◆ PROBLEM REQUIREMENTS
Copy out each line of the material below that holds the string "order".
### GIVEN RECORDS ###
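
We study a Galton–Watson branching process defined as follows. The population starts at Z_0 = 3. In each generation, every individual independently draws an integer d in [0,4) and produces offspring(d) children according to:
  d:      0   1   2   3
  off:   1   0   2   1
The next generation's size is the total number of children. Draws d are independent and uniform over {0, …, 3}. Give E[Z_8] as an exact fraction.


Outcome values over d=0..3: [1, 0, 2, 1]
Σy = 4, Σy² = 6, M = 4
μ = 4/4 = 1,  σ² = 6/4 − (1)² = 1/2
E[Z_0] = 3
E[Z_1] = 1·E[Z_0] = 3
E[Z_2] = 1·E[Z_1] = 3
E[Z_3] = 1·E[Z_2] = 3
E[Z_4] = 1·E[Z_3] = 3
E[Z_5] = 1·E[Z_4] = 3
E[Z_6] = 1·E[Z_5] = 3
E[Z_7] = 1·E[Z_6] = 3
E[Z_8] = 1·E[Z_7] = 3

3


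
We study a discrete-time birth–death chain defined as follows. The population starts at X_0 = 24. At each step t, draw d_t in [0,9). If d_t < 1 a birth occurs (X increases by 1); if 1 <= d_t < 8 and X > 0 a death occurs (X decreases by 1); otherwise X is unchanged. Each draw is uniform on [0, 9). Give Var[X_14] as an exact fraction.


X can drop by at most 1 per step and X_0 = 24 > T = 14, so X_t >= 24 − t >= 10 > 0 for every t <= 14: the floor at 0 (the 'and X > 0' condition) never binds. Hence X_14 = X_0 + Σ_{t<14} Y_t with i.i.d. increments Y_t = y(d_t) ∈ {+1, −1, 0}.
Outcome values over d=0..8: [1, -1, -1, -1, -1, -1, -1, -1, 0]
Σy = -6, Σy² = 8, M = 9
μ = -6/9 = -2/3,  σ² = 8/9 − (-2/3)² = 4/9
Independent increments: Var[X_14] = 14·σ² = 14·(4/9) = 56/9

56/9


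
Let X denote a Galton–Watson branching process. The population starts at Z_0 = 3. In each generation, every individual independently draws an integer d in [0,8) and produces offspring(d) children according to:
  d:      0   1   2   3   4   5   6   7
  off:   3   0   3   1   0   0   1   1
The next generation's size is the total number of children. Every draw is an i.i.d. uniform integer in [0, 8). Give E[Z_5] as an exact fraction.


Outcome values over d=0..7: [3, 0, 3, 1, 0, 0, 1, 1]
Σy = 9, Σy² = 21, M = 8
μ = 9/8 = 9/8,  σ² = 21/8 − (9/8)² = 87/64
E[Z_0] = 3
E[Z_1] = 9/8·E[Z_0] = 27/8
E[Z_2] = 9/8·E[Z_1] = 243/64
E[Z_3] = 9/8·E[Z_2] = 2187/512
E[Z_4] = 9/8·E[Z_3] = 19683/4096
E[Z_5] = 9/8·E[Z_4] = 177147/32768

177147/32768


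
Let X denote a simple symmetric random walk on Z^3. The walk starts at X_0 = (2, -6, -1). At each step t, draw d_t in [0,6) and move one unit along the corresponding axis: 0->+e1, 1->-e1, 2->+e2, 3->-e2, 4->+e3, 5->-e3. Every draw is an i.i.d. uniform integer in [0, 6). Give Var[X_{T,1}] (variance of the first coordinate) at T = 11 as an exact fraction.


11/3

Outcome values over d=0..5: [1, -1, 0, 0, 0, 0]
Σy = 0, Σy² = 2, M = 6
μ = 0/6 = 0,  σ² = 2/6 − (0)² = 1/3
Independent increments: Var[X_11] = 11·σ² = 11·(1/3) = 11/3


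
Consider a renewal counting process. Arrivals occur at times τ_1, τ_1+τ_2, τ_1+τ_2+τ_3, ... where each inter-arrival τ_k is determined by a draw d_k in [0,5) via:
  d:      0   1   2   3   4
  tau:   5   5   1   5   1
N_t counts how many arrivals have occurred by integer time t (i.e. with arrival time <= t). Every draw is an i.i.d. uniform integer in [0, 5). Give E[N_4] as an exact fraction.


Inter-arrival values over d=0..4: [5, 5, 1, 5, 1]
Each d has probability 1/5, so the pmf of τ is: f(1) = 2/5, f(5) = 3/5
Renewal equation for m(n) = E[N_n]: condition on τ_1 = k (if k <= n, one arrival plus a fresh copy on the remaining n−k steps): m(n) = F(n) + Σ_{k<=n} f(k)·m(n−k), where F(n) = P(τ <= n) and m(0) = 0
m(1) = F(1) = 2/5
m(2) = F(2) + f(1)·m(1) = 2/5 + 2/5·2/5 = 14/25
m(3) = F(3) + f(1)·m(2) = 2/5 + 2/5·14/25 = 78/125
m(4) = F(4) + f(1)·m(3) = 2/5 + 2/5·78/125 = 406/625
E[N_4] = m(4) = 406/625

406/625


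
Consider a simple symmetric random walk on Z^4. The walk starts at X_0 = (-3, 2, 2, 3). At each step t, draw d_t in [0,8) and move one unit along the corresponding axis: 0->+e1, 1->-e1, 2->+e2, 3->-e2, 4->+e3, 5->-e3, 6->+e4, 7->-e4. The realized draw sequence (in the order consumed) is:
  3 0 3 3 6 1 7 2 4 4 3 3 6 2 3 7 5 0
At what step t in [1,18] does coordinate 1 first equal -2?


2

t=0: X=(-3, 2, 2, 3), d=3 → -e2, X_1=(-3, 1, 2, 3)
t=1: X=(-3, 1, 2, 3), d=0 → +e1, X_2=(-2, 1, 2, 3)
t=2: X=(-2, 1, 2, 3), d=3 → -e2, X_3=(-2, 0, 2, 3)
t=3: X=(-2, 0, 2, 3), d=3 → -e2, X_4=(-2, -1, 2, 3)
t=4: X=(-2, -1, 2, 3), d=6 → +e4, X_5=(-2, -1, 2, 4)
t=5: X=(-2, -1, 2, 4), d=1 → -e1, X_6=(-3, -1, 2, 4)
t=6: X=(-3, -1, 2, 4), d=7 → -e4, X_7=(-3, -1, 2, 3)
t=7: X=(-3, -1, 2, 3), d=2 → +e2, X_8=(-3, 0, 2, 3)
t=8: X=(-3, 0, 2, 3), d=4 → +e3, X_9=(-3, 0, 3, 3)
t=9: X=(-3, 0, 3, 3), d=4 → +e3, X_10=(-3, 0, 4, 3)
t=10: X=(-3, 0, 4, 3), d=3 → -e2, X_11=(-3, -1, 4, 3)
t=11: X=(-3, -1, 4, 3), d=3 → -e2, X_12=(-3, -2, 4, 3)
t=12: X=(-3, -2, 4, 3), d=6 → +e4, X_13=(-3, -2, 4, 4)
t=13: X=(-3, -2, 4, 4), d=2 → +e2, X_14=(-3, -1, 4, 4)
t=14: X=(-3, -1, 4, 4), d=3 → -e2, X_15=(-3, -2, 4, 4)
t=15: X=(-3, -2, 4, 4), d=7 → -e4, X_16=(-3, -2, 4, 3)
t=16: X=(-3, -2, 4, 3), d=5 → -e3, X_17=(-3, -2, 3, 3)
t=17: X=(-3, -2, 3, 3), d=0 → +e1, X_18=(-2, -2, 3, 3)


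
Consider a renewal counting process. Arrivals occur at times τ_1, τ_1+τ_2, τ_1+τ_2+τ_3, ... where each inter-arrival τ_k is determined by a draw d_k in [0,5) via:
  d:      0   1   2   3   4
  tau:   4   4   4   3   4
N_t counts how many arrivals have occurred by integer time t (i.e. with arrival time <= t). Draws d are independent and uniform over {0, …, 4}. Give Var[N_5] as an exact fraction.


Inter-arrival values over d=0..4: [4, 4, 4, 3, 4]
Each d has probability 1/5, so the pmf of τ is: f(3) = 1/5, f(4) = 4/5
Let p_n(j) = P(N_n = j), with p_0 = [1]. Condition on τ_1: p_n(0) = P(τ > n), and for j >= 1, p_n(j) = Σ_{k<=n} f(k)·p_{n−k}(j−1)
p_1 = [1]  (j = 0)
p_2 = [1]  (j = 0)
p_3 = [4/5, 1/5]  (j = 0..1)
p_4 = [0, 1]  (j = 0..1)
p_5 = [0, 1]  (j = 0..1)
E[N_5] = Σ j·p_5(j) = 1;  E[N_5²] = Σ j²·p_5(j) = 1
Var[N_5] = 1 − (1)² = 0

0


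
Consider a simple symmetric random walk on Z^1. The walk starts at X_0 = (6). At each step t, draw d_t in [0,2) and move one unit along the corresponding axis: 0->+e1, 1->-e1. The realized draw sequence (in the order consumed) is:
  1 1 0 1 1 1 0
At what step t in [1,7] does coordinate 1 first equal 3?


t=0: X=(6), d=1 → -e1, X_1=(5)
t=1: X=(5), d=1 → -e1, X_2=(4)
t=2: X=(4), d=0 → +e1, X_3=(5)
t=3: X=(5), d=1 → -e1, X_4=(4)
t=4: X=(4), d=1 → -e1, X_5=(3)
t=5: X=(3), d=1 → -e1, X_6=(2)
t=6: X=(2), d=0 → +e1, X_7=(3)

5


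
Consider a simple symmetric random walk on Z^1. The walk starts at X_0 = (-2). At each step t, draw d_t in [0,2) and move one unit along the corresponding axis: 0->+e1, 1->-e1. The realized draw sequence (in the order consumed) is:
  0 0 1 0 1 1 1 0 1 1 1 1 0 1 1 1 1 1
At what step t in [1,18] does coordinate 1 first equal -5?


t=0: X=(-2), d=0 → +e1, X_1=(-1)
t=1: X=(-1), d=0 → +e1, X_2=(0)
t=2: X=(0), d=1 → -e1, X_3=(-1)
t=3: X=(-1), d=0 → +e1, X_4=(0)
t=4: X=(0), d=1 → -e1, X_5=(-1)
t=5: X=(-1), d=1 → -e1, X_6=(-2)
t=6: X=(-2), d=1 → -e1, X_7=(-3)
t=7: X=(-3), d=0 → +e1, X_8=(-2)
t=8: X=(-2), d=1 → -e1, X_9=(-3)
t=9: X=(-3), d=1 → -e1, X_10=(-4)
t=10: X=(-4), d=1 → -e1, X_11=(-5)
t=11: X=(-5), d=1 → -e1, X_12=(-6)
t=12: X=(-6), d=0 → +e1, X_13=(-5)
t=13: X=(-5), d=1 → -e1, X_14=(-6)
t=14: X=(-6), d=1 → -e1, X_15=(-7)
t=15: X=(-7), d=1 → -e1, X_16=(-8)
t=16: X=(-8), d=1 → -e1, X_17=(-9)
t=17: X=(-9), d=1 → -e1, X_18=(-10)

11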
###
◆ ANSWER TO THIS EXERCISE
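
Consider a simple symmetric random walk on Z^4. The walk starts at X_0 = (-3, 2, 2, 3). At each step t, draw d_t in [0,8) and move one unit along the corresponding axis: 0->+e1, 1->-e1, 2->+e2, 3->-e2, 4->+e3, 5->-e3, 6->+e4, 7->-e4. The realized draw sequence (in the order consumed) is:
Consider a simple symmetric random walk on Z^1. The walk starts at X_0 = (6). At each step t, draw d_t in [0,2) and move one unit along the corresponding axis: 0->+e1, 1->-e1. The realized draw sequence (in the order consumed) is:
Consider a simple symmetric random walk on Z^1. The walk starts at X_0 = (-2). At each step t, draw d_t in [0,2) and move one unit along the corresponding axis: 0->+e1, 1->-e1. The realized draw sequence (in the order consumed) is: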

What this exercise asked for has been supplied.